#### [Exercise instructions]
Copy every line below exactly.

#### [Dataset entries]
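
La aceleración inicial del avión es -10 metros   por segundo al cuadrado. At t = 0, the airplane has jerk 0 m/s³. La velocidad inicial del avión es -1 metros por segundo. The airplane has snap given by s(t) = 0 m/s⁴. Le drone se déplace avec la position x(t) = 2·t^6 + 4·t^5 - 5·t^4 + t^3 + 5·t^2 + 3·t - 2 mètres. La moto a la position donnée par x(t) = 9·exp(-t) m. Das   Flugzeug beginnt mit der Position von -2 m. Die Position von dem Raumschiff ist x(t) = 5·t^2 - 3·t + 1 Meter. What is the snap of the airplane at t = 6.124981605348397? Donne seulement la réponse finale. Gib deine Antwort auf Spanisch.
En t = 6.124981605348397, s = 0.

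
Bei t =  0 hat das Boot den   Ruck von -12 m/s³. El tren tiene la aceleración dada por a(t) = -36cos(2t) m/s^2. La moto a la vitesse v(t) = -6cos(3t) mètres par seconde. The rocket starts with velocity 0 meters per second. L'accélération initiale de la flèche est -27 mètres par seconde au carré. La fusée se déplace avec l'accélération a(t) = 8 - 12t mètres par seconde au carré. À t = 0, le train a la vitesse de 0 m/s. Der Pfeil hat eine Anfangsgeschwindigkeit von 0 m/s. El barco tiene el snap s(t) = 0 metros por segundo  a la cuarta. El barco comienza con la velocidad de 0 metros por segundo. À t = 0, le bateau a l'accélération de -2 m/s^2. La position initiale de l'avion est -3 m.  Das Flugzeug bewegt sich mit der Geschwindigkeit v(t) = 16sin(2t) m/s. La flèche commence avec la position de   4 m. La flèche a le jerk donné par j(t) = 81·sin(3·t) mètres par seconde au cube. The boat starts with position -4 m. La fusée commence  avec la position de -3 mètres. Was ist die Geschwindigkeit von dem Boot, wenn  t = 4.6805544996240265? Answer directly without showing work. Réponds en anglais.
v(4.6805544996240265) = -140.806651542952.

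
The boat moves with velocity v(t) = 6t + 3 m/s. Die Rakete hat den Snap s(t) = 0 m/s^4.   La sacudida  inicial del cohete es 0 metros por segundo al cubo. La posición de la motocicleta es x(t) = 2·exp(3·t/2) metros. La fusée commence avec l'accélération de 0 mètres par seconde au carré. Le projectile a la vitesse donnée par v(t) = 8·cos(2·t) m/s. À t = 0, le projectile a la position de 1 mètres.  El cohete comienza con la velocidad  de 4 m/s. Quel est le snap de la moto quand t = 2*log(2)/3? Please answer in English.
We must differentiate our position equation x(t) = 2·exp(3·t/2) 4 times. Taking d/dt of x(t), we find v(t) = 3·exp(3·t/2). Taking d/dt of v(t), we find a(t) = 9·exp(3·t/2)/2. Taking d/dt of a(t), we find j(t) = 27·exp(3·t/2)/4. The derivative of jerk gives snap: s(t) = 81·exp(3·t/2)/8. We have snap s(t) = 81·exp(3·t/2)/8. Substituting t = 2*log(2)/3: s(2*log(2)/3) = 81/4.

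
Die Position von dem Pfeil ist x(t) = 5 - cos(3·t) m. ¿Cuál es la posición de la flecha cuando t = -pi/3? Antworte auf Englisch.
From the given position equation x(t) = 5 - cos(3·t), we substitute t = -pi/3 to get x = 6.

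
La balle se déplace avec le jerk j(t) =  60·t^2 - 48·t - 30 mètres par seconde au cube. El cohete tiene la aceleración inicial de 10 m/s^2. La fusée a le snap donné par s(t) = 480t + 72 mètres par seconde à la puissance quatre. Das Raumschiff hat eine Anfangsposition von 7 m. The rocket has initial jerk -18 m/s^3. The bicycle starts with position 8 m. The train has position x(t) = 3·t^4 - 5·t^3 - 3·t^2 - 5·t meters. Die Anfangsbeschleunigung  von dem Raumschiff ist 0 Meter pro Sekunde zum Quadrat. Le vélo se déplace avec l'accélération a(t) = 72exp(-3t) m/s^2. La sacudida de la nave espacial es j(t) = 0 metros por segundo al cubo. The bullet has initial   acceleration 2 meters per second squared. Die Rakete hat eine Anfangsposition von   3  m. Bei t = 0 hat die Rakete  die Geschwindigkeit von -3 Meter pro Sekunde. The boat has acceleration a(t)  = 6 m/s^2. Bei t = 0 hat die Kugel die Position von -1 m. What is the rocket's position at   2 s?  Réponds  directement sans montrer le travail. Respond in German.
Bei t = 2, x = 169.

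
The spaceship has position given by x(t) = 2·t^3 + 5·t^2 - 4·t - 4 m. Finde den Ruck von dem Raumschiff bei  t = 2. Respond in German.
Um dies zu lösen, müssen wir 3 Ableitungen unserer Gleichung für die Position x(t) = 2·t^3 + 5·t^2 - 4·t - 4 nehmen. Durch Ableiten von der Position erhalten wir die Geschwindigkeit: v(t) = 6·t^2 + 10·t - 4. Die Ableitung von der Geschwindigkeit ergibt die Beschleunigung: a(t) = 12·t + 10. Mit d/dt von a(t) finden wir j(t) = 12. Wir haben den Ruck j(t) = 12. Durch Einsetzen von t = 2: j(2) = 12.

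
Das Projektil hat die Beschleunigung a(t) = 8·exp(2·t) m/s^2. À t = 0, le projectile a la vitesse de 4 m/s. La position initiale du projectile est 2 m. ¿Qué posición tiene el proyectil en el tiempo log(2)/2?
Debemos encontrar la antiderivada de nuestra ecuación de la aceleración a(t) = 8·exp(2·t) 2 veces. Tomando ∫a(t)dt y aplicando v(0) = 4, encontramos v(t) = 4·exp(2·t). Integrando la velocidad y usando la condición inicial x(0) = 2, obtenemos x(t) = 2·exp(2·t). Usando x(t) = 2·exp(2·t) y sustituyendo t = log(2)/2, encontramos x = 4.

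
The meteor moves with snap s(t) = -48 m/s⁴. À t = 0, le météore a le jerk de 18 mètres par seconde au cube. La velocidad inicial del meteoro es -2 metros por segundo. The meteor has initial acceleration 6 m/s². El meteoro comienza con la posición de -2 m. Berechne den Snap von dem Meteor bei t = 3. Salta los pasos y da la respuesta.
Die Antwort ist -48.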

#### [Result of the task]
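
La aceleración inicial del avión es -10 metros   por segundo al cuadrado. At t = 0, the airplane has jerk 0 m/s³. La velocidad inicial del avión es -1 metros por segundo. The airplane has snap given by s(t) = 0 m/s⁴. Le drone se déplace avec la position x(t) = 2·t^6 + 4·t^5 - 5·t^4 + t^3 + 5·t^2 + 3·t - 2 mètres. La moto a la position donnée par x(t) = 9·exp(-t) m. Das   Flugzeug beginnt mit der Position von -2 m. Die Position von dem Raumschiff ist x(t) = 5·t^2 - 3·t + 1 Meter. What is the snap of the airplane at t = 6.124981605348397? Donne seulement la réponse finale. Gib deine Antwort auf Spanisch.
En t = 6.124981605348397, s = 0.

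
Bei t =  0 hat das Boot den   Ruck von -12 m/s³. El tren tiene la aceleración dada por a(t) = -36cos(2t) m/s^2. La moto a la vitesse v(t) = -6cos(3t) mètres par seconde. The rocket starts with velocity 0 meters per second. L'accélération initiale de la flèche est -27 mètres par seconde au carré. La fusée se déplace avec l'accélération a(t) = 8 - 12t mètres par seconde au carré. À t = 0, le train a la vitesse de 0 m/s. Der Pfeil hat eine Anfangsgeschwindigkeit von 0 m/s. El barco tiene el snap s(t) = 0 metros por segundo  a la cuarta. El barco comienza con la velocidad de 0 metros por segundo. À t = 0, le bateau a l'accélération de -2 m/s^2. La position initiale de l'avion est -3 m.  Das Flugzeug bewegt sich mit der Geschwindigkeit v(t) = 16sin(2t) m/s. La flèche commence avec la position de   4 m. La flèche a le jerk donné par j(t) = 81·sin(3·t) mètres par seconde au cube. The boat starts with position -4 m. La fusée commence  avec la position de -3 mètres. Was ist die Geschwindigkeit von dem Boot, wenn  t = 4.6805544996240265? Answer directly without showing work. Réponds en anglais.
v(4.6805544996240265) = -140.806651542952.

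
The boat moves with velocity v(t) = 6t + 3 m/s. Die Rakete hat den Snap s(t) = 0 m/s^4.   La sacudida  inicial del cohete es 0 metros por segundo al cubo. La posición de la motocicleta es x(t) = 2·exp(3·t/2) metros. La fusée commence avec l'accélération de 0 mètres par seconde au carré. Le projectile a la vitesse donnée par v(t) = 8·cos(2·t) m/s. À t = 0, le projectile a la position de 1 mètres.  El cohete comienza con la velocidad  de 4 m/s. Quel est le snap de la moto quand t = 2*log(2)/3? Please answer in English.
We must differentiate our position equation x(t) = 2·exp(3·t/2) 4 times. Taking d/dt of x(t), we find v(t) = 3·exp(3·t/2). Taking d/dt of v(t), we find a(t) = 9·exp(3·t/2)/2. Taking d/dt of a(t), we find j(t) = 27·exp(3·t/2)/4. The derivative of jerk gives snap: s(t) = 81·exp(3·t/2)/8. We have snap s(t) = 81·exp(3·t/2)/8. Substituting t = 2*log(2)/3: s(2*log(2)/3) = 81/4.

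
Die Position von dem Pfeil ist x(t) = 5 - cos(3·t) m. ¿Cuál es la posición de la flecha cuando t = -pi/3? Antworte auf Englisch.
From the given position equation x(t) = 5 - cos(3·t), we substitute t = -pi/3 to get x = 6.

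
La balle se déplace avec le jerk j(t) =  60·t^2 - 48·t - 30 mètres par seconde au cube. El cohete tiene la aceleración inicial de 10 m/s^2. La fusée a le snap donné par s(t) = 480t + 72 mètres par seconde à la puissance quatre. Das Raumschiff hat eine Anfangsposition von 7 m. The rocket has initial jerk -18 m/s^3. The bicycle starts with position 8 m. The train has position x(t) = 3·t^4 - 5·t^3 - 3·t^2 - 5·t meters. Die Anfangsbeschleunigung  von dem Raumschiff ist 0 Meter pro Sekunde zum Quadrat. Le vélo se déplace avec l'accélération a(t) = 72exp(-3t) m/s^2. La sacudida de la nave espacial es j(t) = 0 metros por segundo al cubo. The bullet has initial   acceleration 2 meters per second squared. Die Rakete hat eine Anfangsposition von   3  m. Bei t = 0 hat die Rakete  die Geschwindigkeit von -3 Meter pro Sekunde. The boat has acceleration a(t)  = 6 m/s^2. Bei t = 0 hat die Kugel die Position von -1 m. What is the rocket's position at   2 s?  Réponds  directement sans montrer le travail. Respond in German.
Bei t = 2, x = 169.

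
The spaceship has position given by x(t) = 2·t^3 + 5·t^2 - 4·t - 4 m. Finde den Ruck von dem Raumschiff bei  t = 2. Respond in German.
Um dies zu lösen, müssen wir 3 Ableitungen unserer Gleichung für die Position x(t) = 2·t^3 + 5·t^2 - 4·t - 4 nehmen. Durch Ableiten von der Position erhalten wir die Geschwindigkeit: v(t) = 6·t^2 + 10·t - 4. Die Ableitung von der Geschwindigkeit ergibt die Beschleunigung: a(t) = 12·t + 10. Mit d/dt von a(t) finden wir j(t) = 12. Wir haben den Ruck j(t) = 12. Durch Einsetzen von t = 2: j(2) = 12.

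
Das Projektil hat die Beschleunigung a(t) = 8·exp(2·t) m/s^2. À t = 0, le projectile a la vitesse de 4 m/s. La position initiale du projectile est 2 m. ¿Qué posición tiene el proyectil en el tiempo log(2)/2?
Debemos encontrar la antiderivada de nuestra ecuación de la aceleración a(t) = 8·exp(2·t) 2 veces. Tomando ∫a(t)dt y aplicando v(0) = 4, encontramos v(t) = 4·exp(2·t). Integrando la velocidad y usando la condición inicial x(0) = 2, obtenemos x(t) = 2·exp(2·t). Usando x(t) = 2·exp(2·t) y sustituyendo t = log(2)/2, encontramos x = 4.

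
The meteor moves with snap s(t) = -48 m/s⁴. À t = 0, le météore a le jerk de 18 mètres par seconde au cube. La velocidad inicial del meteoro es -2 metros por segundo. The meteor has initial acceleration 6 m/s². El meteoro comienza con la posición de -2 m. Berechne den Snap von dem Meteor bei t = 3. Salta los pasos y da la respuesta.
Die Antwort ist -48.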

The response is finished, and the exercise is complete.